▶ **THE RECORDS**
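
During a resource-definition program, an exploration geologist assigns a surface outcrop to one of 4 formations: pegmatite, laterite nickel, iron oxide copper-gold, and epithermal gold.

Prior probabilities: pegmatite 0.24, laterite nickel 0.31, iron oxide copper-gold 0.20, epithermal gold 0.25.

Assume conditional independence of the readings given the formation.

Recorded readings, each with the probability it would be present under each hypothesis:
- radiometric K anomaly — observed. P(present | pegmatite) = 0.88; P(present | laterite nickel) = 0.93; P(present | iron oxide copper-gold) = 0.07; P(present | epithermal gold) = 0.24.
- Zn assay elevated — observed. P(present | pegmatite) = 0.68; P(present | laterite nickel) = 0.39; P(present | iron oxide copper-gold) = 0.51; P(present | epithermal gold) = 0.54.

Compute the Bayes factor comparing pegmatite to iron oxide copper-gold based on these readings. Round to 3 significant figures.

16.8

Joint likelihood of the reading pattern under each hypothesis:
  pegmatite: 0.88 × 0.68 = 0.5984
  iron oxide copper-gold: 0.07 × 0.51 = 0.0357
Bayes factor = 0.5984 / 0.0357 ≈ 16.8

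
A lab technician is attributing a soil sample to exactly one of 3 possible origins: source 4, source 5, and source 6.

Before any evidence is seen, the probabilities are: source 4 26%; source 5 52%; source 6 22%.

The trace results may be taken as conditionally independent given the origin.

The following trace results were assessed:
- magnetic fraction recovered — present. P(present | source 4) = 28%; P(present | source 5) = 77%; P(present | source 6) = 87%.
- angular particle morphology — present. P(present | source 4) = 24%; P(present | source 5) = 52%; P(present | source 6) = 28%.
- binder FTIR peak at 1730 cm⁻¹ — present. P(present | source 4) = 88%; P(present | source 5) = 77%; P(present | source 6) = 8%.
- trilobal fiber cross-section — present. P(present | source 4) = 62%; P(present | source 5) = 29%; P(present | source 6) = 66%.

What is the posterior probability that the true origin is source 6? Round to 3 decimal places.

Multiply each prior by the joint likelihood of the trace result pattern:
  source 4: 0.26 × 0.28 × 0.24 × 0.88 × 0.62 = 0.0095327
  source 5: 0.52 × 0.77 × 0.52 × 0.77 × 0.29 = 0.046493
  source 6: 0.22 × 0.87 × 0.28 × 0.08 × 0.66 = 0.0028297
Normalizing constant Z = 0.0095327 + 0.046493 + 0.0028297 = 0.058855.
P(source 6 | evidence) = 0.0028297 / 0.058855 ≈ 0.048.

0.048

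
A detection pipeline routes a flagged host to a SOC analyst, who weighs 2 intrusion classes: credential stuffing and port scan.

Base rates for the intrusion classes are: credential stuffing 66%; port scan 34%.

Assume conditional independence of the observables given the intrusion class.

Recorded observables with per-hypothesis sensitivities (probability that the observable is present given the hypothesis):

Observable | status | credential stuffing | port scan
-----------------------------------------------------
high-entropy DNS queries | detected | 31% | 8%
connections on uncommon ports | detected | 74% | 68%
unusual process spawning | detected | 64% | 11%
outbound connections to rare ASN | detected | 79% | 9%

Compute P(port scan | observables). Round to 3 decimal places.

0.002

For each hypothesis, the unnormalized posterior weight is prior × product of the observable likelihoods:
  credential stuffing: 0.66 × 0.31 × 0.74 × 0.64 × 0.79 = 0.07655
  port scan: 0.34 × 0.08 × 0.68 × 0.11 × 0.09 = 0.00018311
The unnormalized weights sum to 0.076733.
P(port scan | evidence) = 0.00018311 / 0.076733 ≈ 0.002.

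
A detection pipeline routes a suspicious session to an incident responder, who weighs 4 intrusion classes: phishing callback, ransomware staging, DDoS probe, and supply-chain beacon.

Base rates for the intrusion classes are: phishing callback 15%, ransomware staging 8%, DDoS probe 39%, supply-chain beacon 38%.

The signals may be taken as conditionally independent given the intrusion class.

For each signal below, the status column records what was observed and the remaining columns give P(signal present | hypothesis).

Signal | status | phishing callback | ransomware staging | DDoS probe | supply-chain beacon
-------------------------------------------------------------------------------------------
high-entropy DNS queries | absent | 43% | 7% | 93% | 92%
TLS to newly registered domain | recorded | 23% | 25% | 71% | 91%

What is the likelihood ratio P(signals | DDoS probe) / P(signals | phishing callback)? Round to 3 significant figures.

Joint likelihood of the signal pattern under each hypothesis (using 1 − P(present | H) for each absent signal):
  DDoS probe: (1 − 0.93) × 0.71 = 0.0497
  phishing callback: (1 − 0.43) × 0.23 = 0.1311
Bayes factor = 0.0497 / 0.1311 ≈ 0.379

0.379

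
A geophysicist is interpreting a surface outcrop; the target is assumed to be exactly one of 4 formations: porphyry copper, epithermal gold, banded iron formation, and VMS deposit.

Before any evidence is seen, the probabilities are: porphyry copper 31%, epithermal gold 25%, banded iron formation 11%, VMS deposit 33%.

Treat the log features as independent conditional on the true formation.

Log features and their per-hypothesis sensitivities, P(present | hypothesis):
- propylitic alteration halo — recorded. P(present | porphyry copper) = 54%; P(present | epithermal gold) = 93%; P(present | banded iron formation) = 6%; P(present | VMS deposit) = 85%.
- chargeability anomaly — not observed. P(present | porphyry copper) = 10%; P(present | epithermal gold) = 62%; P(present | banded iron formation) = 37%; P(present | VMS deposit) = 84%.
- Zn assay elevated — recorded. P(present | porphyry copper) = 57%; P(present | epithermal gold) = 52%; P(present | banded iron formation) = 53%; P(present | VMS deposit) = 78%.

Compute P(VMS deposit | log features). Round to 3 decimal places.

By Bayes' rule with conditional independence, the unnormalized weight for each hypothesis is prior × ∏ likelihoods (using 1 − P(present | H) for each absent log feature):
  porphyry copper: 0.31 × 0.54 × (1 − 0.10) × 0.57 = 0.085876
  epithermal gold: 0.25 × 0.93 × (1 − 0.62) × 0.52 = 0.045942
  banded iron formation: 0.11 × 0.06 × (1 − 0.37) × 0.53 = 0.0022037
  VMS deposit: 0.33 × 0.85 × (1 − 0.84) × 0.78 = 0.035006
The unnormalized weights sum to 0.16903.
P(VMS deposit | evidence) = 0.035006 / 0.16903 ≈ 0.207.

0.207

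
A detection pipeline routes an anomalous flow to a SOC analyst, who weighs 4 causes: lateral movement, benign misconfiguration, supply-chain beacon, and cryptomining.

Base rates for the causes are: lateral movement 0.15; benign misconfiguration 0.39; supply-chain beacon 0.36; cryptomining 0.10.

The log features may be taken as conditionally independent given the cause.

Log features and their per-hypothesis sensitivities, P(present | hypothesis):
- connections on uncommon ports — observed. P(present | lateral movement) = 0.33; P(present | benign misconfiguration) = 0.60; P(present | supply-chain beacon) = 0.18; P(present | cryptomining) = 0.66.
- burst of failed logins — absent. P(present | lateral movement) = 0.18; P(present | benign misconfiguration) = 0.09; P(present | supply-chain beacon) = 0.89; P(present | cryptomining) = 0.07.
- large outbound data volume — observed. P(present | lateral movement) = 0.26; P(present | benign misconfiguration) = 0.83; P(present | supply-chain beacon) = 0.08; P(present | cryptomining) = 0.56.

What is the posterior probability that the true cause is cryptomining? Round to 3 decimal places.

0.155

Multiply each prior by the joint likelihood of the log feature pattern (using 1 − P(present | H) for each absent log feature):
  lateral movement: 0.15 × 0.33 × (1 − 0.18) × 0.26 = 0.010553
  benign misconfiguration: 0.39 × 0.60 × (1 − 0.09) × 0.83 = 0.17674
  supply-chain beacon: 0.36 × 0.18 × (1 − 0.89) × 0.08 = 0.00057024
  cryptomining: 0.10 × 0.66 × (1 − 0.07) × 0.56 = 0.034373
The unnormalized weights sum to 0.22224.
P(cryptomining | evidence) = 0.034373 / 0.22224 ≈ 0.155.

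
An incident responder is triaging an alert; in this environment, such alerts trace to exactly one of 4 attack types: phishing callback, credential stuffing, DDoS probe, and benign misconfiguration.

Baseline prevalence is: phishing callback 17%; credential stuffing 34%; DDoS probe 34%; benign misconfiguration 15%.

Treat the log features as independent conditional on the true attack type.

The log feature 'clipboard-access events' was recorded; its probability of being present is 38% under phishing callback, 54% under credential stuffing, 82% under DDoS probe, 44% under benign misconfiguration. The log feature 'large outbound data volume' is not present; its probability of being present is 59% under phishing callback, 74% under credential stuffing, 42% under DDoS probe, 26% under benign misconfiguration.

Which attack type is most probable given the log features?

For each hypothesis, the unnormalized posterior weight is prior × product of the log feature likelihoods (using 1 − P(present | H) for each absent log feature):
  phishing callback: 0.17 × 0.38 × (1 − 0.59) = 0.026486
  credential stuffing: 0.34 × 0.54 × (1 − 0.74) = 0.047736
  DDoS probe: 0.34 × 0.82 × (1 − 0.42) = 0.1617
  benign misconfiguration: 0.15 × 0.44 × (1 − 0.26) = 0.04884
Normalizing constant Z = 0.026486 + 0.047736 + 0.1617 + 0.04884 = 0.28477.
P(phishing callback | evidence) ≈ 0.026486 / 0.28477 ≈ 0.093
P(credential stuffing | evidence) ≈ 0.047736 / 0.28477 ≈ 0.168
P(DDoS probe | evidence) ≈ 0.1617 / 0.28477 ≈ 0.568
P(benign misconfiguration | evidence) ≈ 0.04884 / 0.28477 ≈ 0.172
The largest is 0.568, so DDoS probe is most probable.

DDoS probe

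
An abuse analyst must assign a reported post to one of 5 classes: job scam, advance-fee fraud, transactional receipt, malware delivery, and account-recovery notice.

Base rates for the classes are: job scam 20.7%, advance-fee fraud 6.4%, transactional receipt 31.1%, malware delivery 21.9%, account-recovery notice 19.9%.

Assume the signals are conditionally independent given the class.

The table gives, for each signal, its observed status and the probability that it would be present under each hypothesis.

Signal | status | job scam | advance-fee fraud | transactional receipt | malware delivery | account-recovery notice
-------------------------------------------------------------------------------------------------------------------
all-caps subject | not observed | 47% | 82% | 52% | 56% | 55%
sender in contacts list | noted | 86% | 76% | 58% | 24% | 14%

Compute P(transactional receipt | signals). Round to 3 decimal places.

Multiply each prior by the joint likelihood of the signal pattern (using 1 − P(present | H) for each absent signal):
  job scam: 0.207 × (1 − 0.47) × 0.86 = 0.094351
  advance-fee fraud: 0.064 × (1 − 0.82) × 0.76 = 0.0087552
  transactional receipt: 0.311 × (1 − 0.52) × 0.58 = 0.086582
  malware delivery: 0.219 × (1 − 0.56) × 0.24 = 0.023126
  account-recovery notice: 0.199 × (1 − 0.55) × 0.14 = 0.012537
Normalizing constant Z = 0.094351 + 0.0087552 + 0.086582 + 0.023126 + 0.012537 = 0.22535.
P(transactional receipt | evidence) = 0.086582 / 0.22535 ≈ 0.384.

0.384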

▶ **THE PROBLEM**
How many lines in the listing above have the word "connections" in them? Count them and give the number alone.

▶ **REPLY**
3